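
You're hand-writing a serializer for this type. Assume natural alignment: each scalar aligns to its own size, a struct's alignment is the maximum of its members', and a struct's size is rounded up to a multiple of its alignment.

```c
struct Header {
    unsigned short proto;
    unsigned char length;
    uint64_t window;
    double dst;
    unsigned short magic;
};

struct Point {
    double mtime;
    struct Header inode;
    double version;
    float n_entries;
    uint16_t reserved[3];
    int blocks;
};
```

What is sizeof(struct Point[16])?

Header: 0..2  proto  (2B, 2-aligned); 2..3  length  (1B, 1-aligned); 3..8  -- padding (5B); 8..16  window  (8B, 8-aligned); 16..24  dst  (8B, 8-aligned); 24..26  magic  (2B, 2-aligned); 26..32  -- tail padding (6B); sizeof = 32, alignof = 8
0..8  mtime  (8B, 8-aligned)
8..40  inode  (32B, 8-aligned)
40..48  version  (8B, 8-aligned)
48..52  n_entries  (4B, 4-aligned)
52..58  reserved  (6B, 2-aligned)
58..60  -- padding (2B)
60..64  blocks  (4B, 4-aligned)
sizeof = 64, alignof = 8
array of 16: 16 × 64 = 1024

1024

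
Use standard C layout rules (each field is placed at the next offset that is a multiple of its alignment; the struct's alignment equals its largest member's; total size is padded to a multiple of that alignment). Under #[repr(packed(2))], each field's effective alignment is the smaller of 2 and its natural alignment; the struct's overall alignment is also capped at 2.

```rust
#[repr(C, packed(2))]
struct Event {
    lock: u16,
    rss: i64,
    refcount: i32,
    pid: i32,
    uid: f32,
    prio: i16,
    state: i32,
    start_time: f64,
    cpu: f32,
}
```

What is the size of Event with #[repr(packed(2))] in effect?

0..2  lock  (2B, 2-aligned)
2..10  rss  (8B, 2-aligned)
10..14  refcount  (4B, 2-aligned)
14..18  pid  (4B, 2-aligned)
18..22  uid  (4B, 2-aligned)
22..24  prio  (2B, 2-aligned)
24..28  state  (4B, 2-aligned)
28..36  start_time  (8B, 2-aligned)
36..40  cpu  (4B, 2-aligned)
sizeof = 40, alignof = 2

40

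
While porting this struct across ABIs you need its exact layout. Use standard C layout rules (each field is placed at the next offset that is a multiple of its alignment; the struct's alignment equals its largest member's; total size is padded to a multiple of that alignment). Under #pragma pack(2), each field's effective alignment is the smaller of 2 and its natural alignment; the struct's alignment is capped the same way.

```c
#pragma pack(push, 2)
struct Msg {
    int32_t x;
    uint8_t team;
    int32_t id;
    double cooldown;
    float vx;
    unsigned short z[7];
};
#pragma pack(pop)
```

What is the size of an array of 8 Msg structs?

288

0..4  x  (4B, 2-aligned)
4..5  team  (1B, 1-aligned)
5..6  -- padding (1B)
6..10  id  (4B, 2-aligned)
10..18  cooldown  (8B, 2-aligned)
18..22  vx  (4B, 2-aligned)
22..36  z  (14B, 2-aligned)
sizeof = 36, alignof = 2
array of 8: 8 × 36 = 288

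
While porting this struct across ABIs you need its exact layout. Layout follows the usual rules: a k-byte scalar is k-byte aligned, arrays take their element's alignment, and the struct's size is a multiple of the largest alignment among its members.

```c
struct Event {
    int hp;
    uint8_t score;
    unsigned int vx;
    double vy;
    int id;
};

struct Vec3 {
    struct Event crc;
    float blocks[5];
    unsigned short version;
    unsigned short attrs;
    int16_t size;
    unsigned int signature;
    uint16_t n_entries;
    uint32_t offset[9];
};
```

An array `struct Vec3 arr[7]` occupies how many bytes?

Event: @0: hp [4B, align 4] → 4; @4: score [1B, align 1] → 5; +3 pad (align 4); @8: vx [4B, align 4] → 12; +4 pad (align 8); @16: vy [8B, align 8] → 24; @24: id [4B, align 4] → 28; +4 tail pad (align 8); size 32, align 8
@0: crc [32B, align 8] → 32
@32: blocks [20B, align 4] → 52
@52: version [2B, align 2] → 54
@54: attrs [2B, align 2] → 56
@56: size [2B, align 2] → 58
+2 pad (align 4)
@60: signature [4B, align 4] → 64
@64: n_entries [2B, align 2] → 66
+2 pad (align 4)
@68: offset [36B, align 4] → 104
size 104, align 8
array of 7: 7 × 104 = 728

728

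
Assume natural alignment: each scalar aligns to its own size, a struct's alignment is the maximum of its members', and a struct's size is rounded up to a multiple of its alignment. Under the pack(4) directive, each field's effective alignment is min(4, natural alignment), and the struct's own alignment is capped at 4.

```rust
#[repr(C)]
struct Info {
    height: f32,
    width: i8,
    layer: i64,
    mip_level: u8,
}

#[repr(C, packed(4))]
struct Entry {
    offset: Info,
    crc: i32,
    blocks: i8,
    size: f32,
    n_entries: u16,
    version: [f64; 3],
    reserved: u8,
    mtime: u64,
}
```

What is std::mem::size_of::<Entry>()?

Info: height at 0 (size 4, align 4) → ends 4; width at 4 (size 1, align 1) → ends 5; pad 3 to align 8 for layer; layer at 8 (size 8, align 8) → ends 16; mip_level at 16 (size 1, align 1) → ends 17; tail pad 7 to reach multiple of 8; total 24 bytes, alignment 8
offset at 0 (size 24, align 4) → ends 24
crc at 24 (size 4, align 4) → ends 28
blocks at 28 (size 1, align 1) → ends 29
pad 3 to align 4 for size
size at 32 (size 4, align 4) → ends 36
n_entries at 36 (size 2, align 2) → ends 38
pad 2 to align 4 for version
version at 40 (size 24, align 4) → ends 64
reserved at 64 (size 1, align 1) → ends 65
pad 3 to align 4 for mtime
mtime at 68 (size 8, align 4) → ends 76
total 76 bytes, alignment 4

76 bytes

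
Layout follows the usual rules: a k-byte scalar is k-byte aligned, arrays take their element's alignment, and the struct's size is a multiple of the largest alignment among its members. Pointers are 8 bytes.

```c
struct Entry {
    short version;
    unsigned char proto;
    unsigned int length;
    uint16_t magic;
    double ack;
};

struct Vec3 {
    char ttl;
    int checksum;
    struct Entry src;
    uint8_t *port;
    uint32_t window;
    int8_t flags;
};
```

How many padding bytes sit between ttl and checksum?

3

Entry: version at 0 (size 2, align 2) → ends 2; proto at 2 (size 1, align 1) → ends 3; pad 1 to align 4 for length; length at 4 (size 4, align 4) → ends 8; magic at 8 (size 2, align 2) → ends 10; pad 6 to align 8 for ack; ack at 16 (size 8, align 8) → ends 24; total 24 bytes, alignment 8
ttl at 0 (size 1, align 1) → ends 1
pad 3 to align 4 for checksum
checksum at 4 (size 4, align 4) → ends 8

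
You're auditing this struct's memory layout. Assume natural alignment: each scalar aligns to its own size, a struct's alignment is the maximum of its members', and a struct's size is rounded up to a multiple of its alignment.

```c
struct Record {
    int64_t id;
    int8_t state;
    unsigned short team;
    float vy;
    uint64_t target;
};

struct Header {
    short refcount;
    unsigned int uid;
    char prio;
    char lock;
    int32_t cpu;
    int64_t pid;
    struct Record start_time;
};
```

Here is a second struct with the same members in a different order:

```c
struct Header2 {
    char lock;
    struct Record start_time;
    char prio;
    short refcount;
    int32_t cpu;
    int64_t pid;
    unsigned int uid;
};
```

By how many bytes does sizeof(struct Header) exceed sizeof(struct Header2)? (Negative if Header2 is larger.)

-8

Record: @0: id [8B, align 8] → 8; @8: state [1B, align 1] → 9; +1 pad (align 2); @10: team [2B, align 2] → 12; @12: vy [4B, align 4] → 16; @16: target [8B, align 8] → 24; size 24, align 8
@0: refcount [2B, align 2] → 2
+2 pad (align 4)
@4: uid [4B, align 4] → 8
@8: prio [1B, align 1] → 9
@9: lock [1B, align 1] → 10
+2 pad (align 4)
@12: cpu [4B, align 4] → 16
@16: pid [8B, align 8] → 24
@24: start_time [24B, align 8] → 48
size 48, align 8
— Header2 —
@0: lock [1B, align 1] → 1
+7 pad (align 8)
@8: start_time [24B, align 8] → 32
@32: prio [1B, align 1] → 33
+1 pad (align 2)
@34: refcount [2B, align 2] → 36
@36: cpu [4B, align 4] → 40
@40: pid [8B, align 8] → 48
@48: uid [4B, align 4] → 52
+4 tail pad (align 8)
size 56, align 8
48 − 56 = -8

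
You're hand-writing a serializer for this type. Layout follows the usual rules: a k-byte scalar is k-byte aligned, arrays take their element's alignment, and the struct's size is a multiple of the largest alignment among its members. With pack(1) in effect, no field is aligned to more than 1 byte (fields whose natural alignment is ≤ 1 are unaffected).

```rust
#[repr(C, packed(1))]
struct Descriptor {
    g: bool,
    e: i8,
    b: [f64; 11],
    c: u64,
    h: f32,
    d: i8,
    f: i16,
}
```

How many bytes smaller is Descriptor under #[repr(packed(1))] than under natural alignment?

7

natural layout:
  @0: g [1B, align 1] → 1
  @1: e [1B, align 1] → 2
  +6 pad (align 8)
  @8: b [88B, align 8] → 96
  @96: c [8B, align 8] → 104
  @104: h [4B, align 4] → 108
  @108: d [1B, align 1] → 109
  +1 pad (align 2)
  @110: f [2B, align 2] → 112
  size 112, align 8
packed(1) layout:
  @0: g [1B, align 1] → 1
  @1: e [1B, align 1] → 2
  @2: b [88B, align 1] → 90
  @90: c [8B, align 1] → 98
  @98: h [4B, align 1] → 102
  @102: d [1B, align 1] → 103
  @103: f [2B, align 1] → 105
  size 105, align 1
112 − 105 = 7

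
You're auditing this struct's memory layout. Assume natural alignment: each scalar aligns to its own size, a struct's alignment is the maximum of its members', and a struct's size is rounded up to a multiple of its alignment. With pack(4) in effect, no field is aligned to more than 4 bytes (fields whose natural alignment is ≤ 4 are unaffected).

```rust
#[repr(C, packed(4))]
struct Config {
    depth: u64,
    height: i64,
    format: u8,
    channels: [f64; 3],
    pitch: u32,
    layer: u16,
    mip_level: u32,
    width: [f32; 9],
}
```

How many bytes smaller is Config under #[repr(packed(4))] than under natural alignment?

natural layout:
  depth at 0 (size 8, align 8) → ends 8
  height at 8 (size 8, align 8) → ends 16
  format at 16 (size 1, align 1) → ends 17
  pad 7 to align 8 for channels
  channels at 24 (size 24, align 8) → ends 48
  pitch at 48 (size 4, align 4) → ends 52
  layer at 52 (size 2, align 2) → ends 54
  pad 2 to align 4 for mip_level
  mip_level at 56 (size 4, align 4) → ends 60
  width at 60 (size 36, align 4) → ends 96
  total 96 bytes, alignment 8
packed(4) layout:
  depth at 0 (size 8, align 4) → ends 8
  height at 8 (size 8, align 4) → ends 16
  format at 16 (size 1, align 1) → ends 17
  pad 3 to align 4 for channels
  channels at 20 (size 24, align 4) → ends 44
  pitch at 44 (size 4, align 4) → ends 48
  layer at 48 (size 2, align 2) → ends 50
  pad 2 to align 4 for mip_level
  mip_level at 52 (size 4, align 4) → ends 56
  width at 56 (size 36, align 4) → ends 92
  total 92 bytes, alignment 4
96 − 92 = 4

4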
________________________
Tally every line above that has the word "follows", and report the total with no other words.

_Result_
3